Assigned task
Write out the following listing's lines from the one with "3. adv P1 via NH1 lp=2 aslen=2 med=2" to the one with "9. adv P0 via NH3 lp=5 aslen=1 med=4", exactly, with both included and no others.

++++++

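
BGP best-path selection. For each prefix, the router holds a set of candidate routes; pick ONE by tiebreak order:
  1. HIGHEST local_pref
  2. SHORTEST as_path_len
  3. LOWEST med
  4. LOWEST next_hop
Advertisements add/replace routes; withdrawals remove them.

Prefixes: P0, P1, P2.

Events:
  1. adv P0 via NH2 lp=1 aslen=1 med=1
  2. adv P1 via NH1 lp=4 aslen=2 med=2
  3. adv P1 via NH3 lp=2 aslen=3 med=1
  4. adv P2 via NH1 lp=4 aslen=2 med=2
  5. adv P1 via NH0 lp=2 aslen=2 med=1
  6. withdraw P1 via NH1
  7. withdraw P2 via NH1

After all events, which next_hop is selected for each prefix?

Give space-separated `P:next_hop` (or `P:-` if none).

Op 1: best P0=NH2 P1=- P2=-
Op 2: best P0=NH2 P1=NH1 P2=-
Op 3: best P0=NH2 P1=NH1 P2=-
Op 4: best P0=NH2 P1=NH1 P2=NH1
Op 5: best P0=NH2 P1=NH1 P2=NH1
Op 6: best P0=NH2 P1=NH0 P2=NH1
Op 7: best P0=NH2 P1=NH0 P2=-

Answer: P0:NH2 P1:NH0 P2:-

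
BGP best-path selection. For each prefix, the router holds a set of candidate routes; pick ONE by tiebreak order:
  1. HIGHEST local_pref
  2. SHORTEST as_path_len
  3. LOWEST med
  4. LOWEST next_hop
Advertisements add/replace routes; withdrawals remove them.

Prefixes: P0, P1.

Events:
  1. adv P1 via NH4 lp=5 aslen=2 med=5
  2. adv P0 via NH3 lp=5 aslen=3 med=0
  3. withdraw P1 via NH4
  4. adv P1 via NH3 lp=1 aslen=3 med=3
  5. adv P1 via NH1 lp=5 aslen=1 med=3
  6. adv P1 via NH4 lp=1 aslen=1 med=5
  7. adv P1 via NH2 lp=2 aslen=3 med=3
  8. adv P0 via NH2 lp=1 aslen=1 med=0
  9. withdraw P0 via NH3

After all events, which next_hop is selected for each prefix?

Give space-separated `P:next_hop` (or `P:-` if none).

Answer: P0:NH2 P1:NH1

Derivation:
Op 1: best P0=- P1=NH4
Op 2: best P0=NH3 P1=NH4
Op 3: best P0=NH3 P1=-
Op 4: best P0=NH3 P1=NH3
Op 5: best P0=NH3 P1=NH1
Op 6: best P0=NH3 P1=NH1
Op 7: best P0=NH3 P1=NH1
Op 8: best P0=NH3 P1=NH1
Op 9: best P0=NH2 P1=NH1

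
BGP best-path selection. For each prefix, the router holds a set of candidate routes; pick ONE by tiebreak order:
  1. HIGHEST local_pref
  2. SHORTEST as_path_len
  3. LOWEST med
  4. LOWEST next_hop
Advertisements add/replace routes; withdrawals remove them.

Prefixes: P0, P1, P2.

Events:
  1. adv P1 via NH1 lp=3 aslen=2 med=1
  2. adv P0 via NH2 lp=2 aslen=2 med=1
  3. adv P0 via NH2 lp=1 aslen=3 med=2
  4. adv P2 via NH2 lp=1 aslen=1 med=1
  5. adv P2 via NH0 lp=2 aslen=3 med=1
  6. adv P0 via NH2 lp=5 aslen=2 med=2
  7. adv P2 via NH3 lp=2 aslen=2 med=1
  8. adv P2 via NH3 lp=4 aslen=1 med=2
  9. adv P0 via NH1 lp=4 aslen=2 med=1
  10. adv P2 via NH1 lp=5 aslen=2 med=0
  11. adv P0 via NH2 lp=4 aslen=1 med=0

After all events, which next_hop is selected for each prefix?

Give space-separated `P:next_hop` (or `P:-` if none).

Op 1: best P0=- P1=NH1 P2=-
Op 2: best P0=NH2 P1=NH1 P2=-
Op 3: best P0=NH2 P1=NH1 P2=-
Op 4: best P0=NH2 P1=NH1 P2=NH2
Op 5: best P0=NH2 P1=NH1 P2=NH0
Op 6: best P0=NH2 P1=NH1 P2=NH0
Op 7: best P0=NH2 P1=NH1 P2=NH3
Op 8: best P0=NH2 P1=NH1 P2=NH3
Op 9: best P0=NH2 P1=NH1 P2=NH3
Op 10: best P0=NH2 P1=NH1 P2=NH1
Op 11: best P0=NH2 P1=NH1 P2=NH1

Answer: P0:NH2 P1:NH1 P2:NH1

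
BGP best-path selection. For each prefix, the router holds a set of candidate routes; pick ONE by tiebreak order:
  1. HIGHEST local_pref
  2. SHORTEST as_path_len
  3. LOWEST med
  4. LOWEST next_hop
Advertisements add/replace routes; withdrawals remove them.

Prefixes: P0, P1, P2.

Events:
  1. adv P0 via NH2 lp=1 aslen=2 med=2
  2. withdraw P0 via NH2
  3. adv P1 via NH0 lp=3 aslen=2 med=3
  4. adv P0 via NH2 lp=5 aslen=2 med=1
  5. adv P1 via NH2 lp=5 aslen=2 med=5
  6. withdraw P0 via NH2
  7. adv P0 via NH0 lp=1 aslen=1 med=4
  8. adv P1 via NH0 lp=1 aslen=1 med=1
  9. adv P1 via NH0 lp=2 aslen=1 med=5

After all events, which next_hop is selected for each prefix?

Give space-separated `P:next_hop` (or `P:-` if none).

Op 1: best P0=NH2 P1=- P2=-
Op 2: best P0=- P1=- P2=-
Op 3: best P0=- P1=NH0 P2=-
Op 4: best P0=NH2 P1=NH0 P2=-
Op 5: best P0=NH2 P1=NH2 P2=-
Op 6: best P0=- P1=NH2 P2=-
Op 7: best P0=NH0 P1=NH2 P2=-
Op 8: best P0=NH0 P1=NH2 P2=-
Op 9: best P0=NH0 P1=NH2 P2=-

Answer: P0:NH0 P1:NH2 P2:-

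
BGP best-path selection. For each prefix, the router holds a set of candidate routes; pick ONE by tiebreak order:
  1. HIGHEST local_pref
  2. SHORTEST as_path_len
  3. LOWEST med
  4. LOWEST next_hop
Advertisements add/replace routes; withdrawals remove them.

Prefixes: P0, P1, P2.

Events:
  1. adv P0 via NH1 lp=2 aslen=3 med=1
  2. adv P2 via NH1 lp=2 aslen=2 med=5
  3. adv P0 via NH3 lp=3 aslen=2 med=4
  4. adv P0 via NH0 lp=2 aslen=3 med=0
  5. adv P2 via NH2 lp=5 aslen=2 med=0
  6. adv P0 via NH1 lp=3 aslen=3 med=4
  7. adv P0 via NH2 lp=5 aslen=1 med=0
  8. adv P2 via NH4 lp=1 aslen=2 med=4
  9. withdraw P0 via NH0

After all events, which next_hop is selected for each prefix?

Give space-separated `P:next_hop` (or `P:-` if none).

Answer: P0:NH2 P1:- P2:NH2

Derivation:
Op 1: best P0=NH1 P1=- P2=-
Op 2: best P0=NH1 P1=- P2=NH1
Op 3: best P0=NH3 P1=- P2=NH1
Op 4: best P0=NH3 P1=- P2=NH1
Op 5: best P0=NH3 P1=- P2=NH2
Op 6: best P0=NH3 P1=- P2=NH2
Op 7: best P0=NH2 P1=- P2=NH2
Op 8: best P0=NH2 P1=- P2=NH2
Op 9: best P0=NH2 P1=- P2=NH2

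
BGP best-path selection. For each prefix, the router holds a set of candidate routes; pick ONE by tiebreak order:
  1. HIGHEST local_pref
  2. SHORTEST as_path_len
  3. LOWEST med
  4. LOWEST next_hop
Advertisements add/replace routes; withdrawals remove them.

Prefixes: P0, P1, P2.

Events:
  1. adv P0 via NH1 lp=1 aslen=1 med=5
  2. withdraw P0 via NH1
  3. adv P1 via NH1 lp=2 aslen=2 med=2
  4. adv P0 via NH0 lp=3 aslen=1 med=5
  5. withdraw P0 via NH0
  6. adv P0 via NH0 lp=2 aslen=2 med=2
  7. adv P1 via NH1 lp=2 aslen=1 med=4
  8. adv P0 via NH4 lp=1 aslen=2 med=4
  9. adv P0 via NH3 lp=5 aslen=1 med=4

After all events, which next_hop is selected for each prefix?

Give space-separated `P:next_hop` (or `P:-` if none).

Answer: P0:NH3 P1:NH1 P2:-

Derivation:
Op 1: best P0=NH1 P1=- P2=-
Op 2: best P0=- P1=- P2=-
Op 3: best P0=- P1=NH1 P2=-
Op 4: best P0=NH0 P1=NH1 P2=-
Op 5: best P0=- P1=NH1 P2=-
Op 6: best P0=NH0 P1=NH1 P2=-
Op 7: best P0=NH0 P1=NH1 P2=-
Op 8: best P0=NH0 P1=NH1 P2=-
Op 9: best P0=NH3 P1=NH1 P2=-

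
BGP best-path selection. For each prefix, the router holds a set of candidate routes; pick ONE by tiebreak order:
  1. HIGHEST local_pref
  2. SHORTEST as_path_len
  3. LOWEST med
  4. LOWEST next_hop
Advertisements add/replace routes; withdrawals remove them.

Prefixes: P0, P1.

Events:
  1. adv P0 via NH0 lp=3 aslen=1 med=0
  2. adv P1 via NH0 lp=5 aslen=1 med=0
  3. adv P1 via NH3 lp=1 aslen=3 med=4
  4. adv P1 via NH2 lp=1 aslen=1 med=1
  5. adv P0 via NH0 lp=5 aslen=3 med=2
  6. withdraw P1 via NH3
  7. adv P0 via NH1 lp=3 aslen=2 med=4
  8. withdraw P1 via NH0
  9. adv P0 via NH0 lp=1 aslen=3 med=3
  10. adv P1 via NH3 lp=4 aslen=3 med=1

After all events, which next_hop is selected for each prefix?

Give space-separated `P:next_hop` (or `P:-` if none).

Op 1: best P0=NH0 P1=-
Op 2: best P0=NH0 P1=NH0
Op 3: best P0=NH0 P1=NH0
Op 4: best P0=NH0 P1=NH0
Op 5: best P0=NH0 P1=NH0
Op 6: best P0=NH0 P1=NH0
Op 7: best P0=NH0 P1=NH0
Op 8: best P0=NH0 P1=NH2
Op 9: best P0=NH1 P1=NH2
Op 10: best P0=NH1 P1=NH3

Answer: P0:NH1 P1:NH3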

++++++

Exercise result
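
  3. adv P1 via NH1 lp=2 aslen=2 med=2
  4. adv P0 via NH0 lp=3 aslen=1 med=5
  5. withdraw P0 via NH0
  6. adv P0 via NH0 lp=2 aslen=2 med=2
  7. adv P1 via NH1 lp=2 aslen=1 med=4
  8. adv P0 via NH4 lp=1 aslen=2 med=4
  9. adv P0 via NH3 lp=5 aslen=1 med=4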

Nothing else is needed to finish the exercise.